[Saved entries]
+===+

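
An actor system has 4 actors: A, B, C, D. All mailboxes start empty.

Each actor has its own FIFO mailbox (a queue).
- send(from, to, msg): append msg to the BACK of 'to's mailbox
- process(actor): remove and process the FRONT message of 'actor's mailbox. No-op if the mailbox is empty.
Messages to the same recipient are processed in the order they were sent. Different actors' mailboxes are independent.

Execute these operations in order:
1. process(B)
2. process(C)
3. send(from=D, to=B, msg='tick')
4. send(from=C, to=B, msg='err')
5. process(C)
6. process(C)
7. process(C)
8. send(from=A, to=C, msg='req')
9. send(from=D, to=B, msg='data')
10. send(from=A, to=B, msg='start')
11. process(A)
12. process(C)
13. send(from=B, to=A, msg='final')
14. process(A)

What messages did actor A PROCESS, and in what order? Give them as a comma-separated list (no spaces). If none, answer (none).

Answer: final

Derivation:
After 1 (process(B)): A:[] B:[] C:[] D:[]
After 2 (process(C)): A:[] B:[] C:[] D:[]
After 3 (send(from=D, to=B, msg='tick')): A:[] B:[tick] C:[] D:[]
After 4 (send(from=C, to=B, msg='err')): A:[] B:[tick,err] C:[] D:[]
After 5 (process(C)): A:[] B:[tick,err] C:[] D:[]
After 6 (process(C)): A:[] B:[tick,err] C:[] D:[]
After 7 (process(C)): A:[] B:[tick,err] C:[] D:[]
After 8 (send(from=A, to=C, msg='req')): A:[] B:[tick,err] C:[req] D:[]
After 9 (send(from=D, to=B, msg='data')): A:[] B:[tick,err,data] C:[req] D:[]
After 10 (send(from=A, to=B, msg='start')): A:[] B:[tick,err,data,start] C:[req] D:[]
After 11 (process(A)): A:[] B:[tick,err,data,start] C:[req] D:[]
After 12 (process(C)): A:[] B:[tick,err,data,start] C:[] D:[]
After 13 (send(from=B, to=A, msg='final')): A:[final] B:[tick,err,data,start] C:[] D:[]
After 14 (process(A)): A:[] B:[tick,err,data,start] C:[] D:[]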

+===+

Count the lines above in which the string "empty" occurs. Give that number and nothing else.

2